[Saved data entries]
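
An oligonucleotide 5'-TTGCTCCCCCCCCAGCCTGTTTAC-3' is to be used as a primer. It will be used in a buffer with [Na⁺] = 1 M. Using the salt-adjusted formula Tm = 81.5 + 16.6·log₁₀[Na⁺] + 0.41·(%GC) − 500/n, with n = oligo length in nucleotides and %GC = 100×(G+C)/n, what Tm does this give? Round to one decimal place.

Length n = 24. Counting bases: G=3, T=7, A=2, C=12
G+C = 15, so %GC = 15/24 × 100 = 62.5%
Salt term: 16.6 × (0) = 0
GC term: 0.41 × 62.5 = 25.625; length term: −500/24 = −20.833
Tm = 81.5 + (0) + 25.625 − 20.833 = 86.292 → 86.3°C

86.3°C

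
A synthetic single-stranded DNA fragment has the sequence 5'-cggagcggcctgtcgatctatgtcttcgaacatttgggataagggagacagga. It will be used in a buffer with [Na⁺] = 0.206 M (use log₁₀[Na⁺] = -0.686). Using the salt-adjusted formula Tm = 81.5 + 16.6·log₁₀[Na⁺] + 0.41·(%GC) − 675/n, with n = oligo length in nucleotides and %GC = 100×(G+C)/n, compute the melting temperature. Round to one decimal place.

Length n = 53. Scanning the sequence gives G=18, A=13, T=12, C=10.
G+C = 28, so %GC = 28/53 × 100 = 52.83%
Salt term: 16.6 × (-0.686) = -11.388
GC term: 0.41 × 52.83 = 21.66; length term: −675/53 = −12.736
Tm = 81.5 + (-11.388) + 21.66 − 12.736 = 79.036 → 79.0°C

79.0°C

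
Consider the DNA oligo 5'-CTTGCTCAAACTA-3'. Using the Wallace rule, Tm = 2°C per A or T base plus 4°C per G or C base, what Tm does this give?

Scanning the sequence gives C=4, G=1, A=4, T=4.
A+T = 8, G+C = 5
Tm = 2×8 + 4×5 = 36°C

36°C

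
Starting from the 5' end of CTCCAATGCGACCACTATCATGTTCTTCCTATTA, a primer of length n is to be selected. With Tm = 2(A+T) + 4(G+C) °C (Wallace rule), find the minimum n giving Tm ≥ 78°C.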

Exercise description —
In full and word for word, restate the data.

Expected answer —
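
An oligonucleotide 5'-TTGCTCCCCCCCCAGCCTGTTTAC-3' is to be used as a primer. It will be used in a buffer with [Na⁺] = 1 M. Using the salt-adjusted formula Tm = 81.5 + 16.6·log₁₀[Na⁺] + 0.41·(%GC) − 500/n, with n = oligo length in nucleotides and %GC = 100×(G+C)/n, what Tm does this give? Round to one decimal place.

Length n = 24. Counting bases: G=3, T=7, A=2, C=12
G+C = 15, so %GC = 15/24 × 100 = 62.5%
Salt term: 16.6 × (0) = 0
GC term: 0.41 × 62.5 = 25.625; length term: −500/24 = −20.833
Tm = 81.5 + (0) + 25.625 − 20.833 = 86.292 → 86.3°C

86.3°C

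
A synthetic single-stranded DNA fragment has the sequence 5'-cggagcggcctgtcgatctatgtcttcgaacatttgggataagggagacagga. It will be used in a buffer with [Na⁺] = 0.206 M (use log₁₀[Na⁺] = -0.686). Using the salt-adjusted formula Tm = 81.5 + 16.6·log₁₀[Na⁺] + 0.41·(%GC) − 675/n, with n = oligo length in nucleotides and %GC = 100×(G+C)/n, compute the melting temperature. Round to one decimal place.

Length n = 53. Scanning the sequence gives G=18, A=13, T=12, C=10.
G+C = 28, so %GC = 28/53 × 100 = 52.83%
Salt term: 16.6 × (-0.686) = -11.388
GC term: 0.41 × 52.83 = 21.66; length term: −675/53 = −12.736
Tm = 81.5 + (-11.388) + 21.66 − 12.736 = 79.036 → 79.0°C

79.0°C

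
Consider the DNA oligo 5'-CTTGCTCAAACTA-3'. Using the Wallace rule, Tm = 2°C per A or T base plus 4°C per G or C base, what Tm does this give?

Scanning the sequence gives C=4, G=1, A=4, T=4.
A+T = 8, G+C = 5
Tm = 2×8 + 4×5 = 36°C

36°C

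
Starting from the 5' end of CTCCAATGCGACCACTATCATGTTCTTCCTATTA, a primer of length n is to be selected. With Tm = 2(A+T) + 4(G+C) °C (Wallace rule), find the minimum n giving Tm ≥ 78°C.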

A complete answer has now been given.